TASK REQUIREMENTS →
Give back every entry in full, exactly as it reads.

MATERIAL SHOWN →
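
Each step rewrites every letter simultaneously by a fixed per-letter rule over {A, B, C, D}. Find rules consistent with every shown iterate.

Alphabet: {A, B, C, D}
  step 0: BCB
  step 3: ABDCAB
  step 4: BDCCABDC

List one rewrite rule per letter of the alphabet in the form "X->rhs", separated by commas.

  step 3 ⇒ step 4: ABDCAB ⇒ B·DC·C·A·B·DC
    A ↦ B
    B ↦ DC
    C ↦ A
    D ↦ C

A->B, B->DC, C->A, D->C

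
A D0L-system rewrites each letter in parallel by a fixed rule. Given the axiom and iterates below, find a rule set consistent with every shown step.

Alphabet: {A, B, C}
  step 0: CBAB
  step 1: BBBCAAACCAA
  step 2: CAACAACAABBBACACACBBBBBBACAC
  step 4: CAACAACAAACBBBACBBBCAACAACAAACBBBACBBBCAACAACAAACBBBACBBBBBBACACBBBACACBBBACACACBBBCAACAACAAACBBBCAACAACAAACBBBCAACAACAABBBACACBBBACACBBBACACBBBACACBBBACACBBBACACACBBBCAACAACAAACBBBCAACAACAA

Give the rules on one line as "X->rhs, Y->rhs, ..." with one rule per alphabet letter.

  step 1 ⇒ step 2: BBBCAAACCAA ⇒ CAA·CAA·CAA·BBB·AC·AC·AC·BBB·BBB·AC·AC
    A ↦ AC
    B ↦ CAA
    C ↦ BBB

A->AC, B->CAA, C->BBB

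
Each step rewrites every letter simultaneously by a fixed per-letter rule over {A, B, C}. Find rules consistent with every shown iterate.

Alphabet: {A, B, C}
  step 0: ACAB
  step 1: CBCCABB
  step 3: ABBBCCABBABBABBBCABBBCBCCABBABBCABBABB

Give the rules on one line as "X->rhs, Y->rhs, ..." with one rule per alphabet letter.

  step 0 ⇒ step 1: ACAB ⇒ C·BC·C·ABB
    A ↦ C
    B ↦ ABB
    C ↦ BC

A->C, B->ABB, C->BC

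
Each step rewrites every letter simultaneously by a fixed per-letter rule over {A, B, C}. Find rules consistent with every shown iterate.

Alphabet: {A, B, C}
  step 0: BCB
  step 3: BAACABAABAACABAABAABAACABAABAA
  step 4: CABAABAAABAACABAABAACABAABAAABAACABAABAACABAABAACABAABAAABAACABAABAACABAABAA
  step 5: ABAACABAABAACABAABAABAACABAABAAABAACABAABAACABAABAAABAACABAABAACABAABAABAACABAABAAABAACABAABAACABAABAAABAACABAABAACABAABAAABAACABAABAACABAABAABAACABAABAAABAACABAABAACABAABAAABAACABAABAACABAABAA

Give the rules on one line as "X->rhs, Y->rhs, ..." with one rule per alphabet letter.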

TASK SOLUTION →
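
Each step rewrites every letter simultaneously by a fixed per-letter rule over {A, B, C, D}. Find rules consistent with every shown iterate.

Alphabet: {A, B, C, D}
  step 0: BCB
  step 3: ABDCAB
  step 4: BDCCABDC

List one rewrite rule per letter of the alphabet in the form "X->rhs", separated by commas.

  step 3 ⇒ step 4: ABDCAB ⇒ B·DC·C·A·B·DC
    A ↦ B
    B ↦ DC
    C ↦ A
    D ↦ C

A->B, B->DC, C->A, D->C

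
A D0L-system rewrites each letter in parallel by a fixed rule. Given the axiom and iterates below, find a rule set consistent with every shown step.

Alphabet: {A, B, C}
  step 0: CBAB
  step 1: BBBCAAACCAA
  step 2: CAACAACAABBBACACACBBBBBBACAC
  step 4: CAACAACAAACBBBACBBBCAACAACAAACBBBACBBBCAACAACAAACBBBACBBBBBBACACBBBACACBBBACACACBBBCAACAACAAACBBBCAACAACAAACBBBCAACAACAABBBACACBBBACACBBBACACBBBACACBBBACACBBBACACACBBBCAACAACAAACBBBCAACAACAA

Give the rules on one line as "X->rhs, Y->rhs, ..." with one rule per alphabet letter.

  step 1 ⇒ step 2: BBBCAAACCAA ⇒ CAA·CAA·CAA·BBB·AC·AC·AC·BBB·BBB·AC·AC
    A ↦ AC
    B ↦ CAA
    C ↦ BBB

A->AC, B->CAA, C->BBB

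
Each step rewrites every letter simultaneously by a fixed per-letter rule over {A, B, C}. Find rules consistent with every shown iterate.

Alphabet: {A, B, C}
  step 0: ACAB
  step 1: CBCCABB
  step 3: ABBBCCABBABBABBBCABBBCBCCABBABBCABBABB

Give the rules on one line as "X->rhs, Y->rhs, ..." with one rule per alphabet letter.

  step 0 ⇒ step 1: ACAB ⇒ C·BC·C·ABB
    A ↦ C
    B ↦ ABB
    C ↦ BC

A->C, B->ABB, C->BC

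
Each step rewrites every letter simultaneously by a fixed per-letter rule over {A, B, C}. Find rules consistent with every shown iterate.

Alphabet: {A, B, C}
  step 0: BCB
  step 3: BAACABAABAACABAABAABAACABAABAA
  step 4: CABAABAAABAACABAABAACABAABAAABAACABAABAACABAABAACABAABAAABAACABAABAACABAABAA
  step 5: ABAACABAABAACABAABAABAACABAABAAABAACABAABAACABAABAAABAACABAABAACABAABAABAACABAABAAABAACABAABAACABAABAAABAACABAABAACABAABAAABAACABAABAACABAABAABAACABAABAAABAACABAABAACABAABAAABAACABAABAACABAABAA

Give the rules on one line as "X->rhs, Y->rhs, ..." with one rule per alphabet letter.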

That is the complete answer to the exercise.